====== SOURCE DATA ======

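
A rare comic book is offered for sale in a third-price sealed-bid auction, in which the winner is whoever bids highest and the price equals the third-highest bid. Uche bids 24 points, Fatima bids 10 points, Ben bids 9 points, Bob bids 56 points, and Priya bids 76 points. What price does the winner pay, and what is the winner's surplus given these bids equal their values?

Price 24 points; surplus 52 points.

Sorted high to low: Priya 76 points, then Bob 56 points, then Uche 24 points, then Fatima 10 points, then Ben 9 points.
Priya is the highest bidder, so Priya wins.
Under the third-price rule, the price is the third-highest bid: 24 points.
Surplus = 76 points − 24 points = 52 points.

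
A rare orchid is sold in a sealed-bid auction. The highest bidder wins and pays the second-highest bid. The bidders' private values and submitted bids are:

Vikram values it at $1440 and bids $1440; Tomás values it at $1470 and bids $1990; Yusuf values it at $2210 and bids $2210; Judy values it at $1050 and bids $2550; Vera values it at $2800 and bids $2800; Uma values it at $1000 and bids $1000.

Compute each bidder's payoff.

Payoffs: Vikram $0, Tomás $0, Yusuf $0, Judy $0, Vera $250, Uma $0.

Bids in descending order: Vera $2800; Judy $2550; Yusuf $2210; Tomás $1990; Vikram $1440; Uma $1000.
Vera has the top bid and wins; the price is the second-highest bid, $2550.
Vera's payoff = $2800 − $2550 = $250. All other bidders lose, so their payoff is 0.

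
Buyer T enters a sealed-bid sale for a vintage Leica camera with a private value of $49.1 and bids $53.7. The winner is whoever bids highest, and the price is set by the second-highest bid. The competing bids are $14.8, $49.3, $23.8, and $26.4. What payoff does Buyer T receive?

Payoff = -$0.2.

Highest competing bid: $49.3.
Buyer T's bid $53.7 is the highest overall, so Buyer T wins and pays the second-highest bid, $49.3.
Payoff = value − price = $49.1 − $49.3 = -$0.2.
Overbidding won the item at a price above value — truthful bidding would have avoided this loss.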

======

ASSIGNMENT >>
Type out the records above again, exactly the same.

WRITTEN RESPONSE >>
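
A rare comic book is offered for sale in a third-price sealed-bid auction, in which the winner is whoever bids highest and the price equals the third-highest bid. Uche bids 24 points, Fatima bids 10 points, Ben bids 9 points, Bob bids 56 points, and Priya bids 76 points. What price does the winner pay, and what is the winner's surplus given these bids equal their values?

Price 24 points; surplus 52 points.

Sorted high to low: Priya 76 points, then Bob 56 points, then Uche 24 points, then Fatima 10 points, then Ben 9 points.
Priya is the highest bidder, so Priya wins.
Under the third-price rule, the price is the third-highest bid: 24 points.
Surplus = 76 points − 24 points = 52 points.

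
A rare orchid is sold in a sealed-bid auction. The highest bidder wins and pays the second-highest bid. The bidders' private values and submitted bids are:

Vikram values it at $1440 and bids $1440; Tomás values it at $1470 and bids $1990; Yusuf values it at $2210 and bids $2210; Judy values it at $1050 and bids $2550; Vera values it at $2800 and bids $2800; Uma values it at $1000 and bids $1000.

Compute each bidder's payoff.

Payoffs: Vikram $0, Tomás $0, Yusuf $0, Judy $0, Vera $250, Uma $0.

Bids in descending order: Vera $2800; Judy $2550; Yusuf $2210; Tomás $1990; Vikram $1440; Uma $1000.
Vera has the top bid and wins; the price is the second-highest bid, $2550.
Vera's payoff = $2800 − $2550 = $250. All other bidders lose, so their payoff is 0.

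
Buyer T enters a sealed-bid sale for a vintage Leica camera with a private value of $49.1 and bids $53.7. The winner is whoever bids highest, and the price is set by the second-highest bid. The competing bids are $14.8, $49.3, $23.8, and $26.4. What payoff does Buyer T receive?

Payoff = -$0.2.

Highest competing bid: $49.3.
Buyer T's bid $53.7 is the highest overall, so Buyer T wins and pays the second-highest bid, $49.3.
Payoff = value − price = $49.1 − $49.3 = -$0.2.
Overbidding won the item at a price above value — truthful bidding would have avoided this loss.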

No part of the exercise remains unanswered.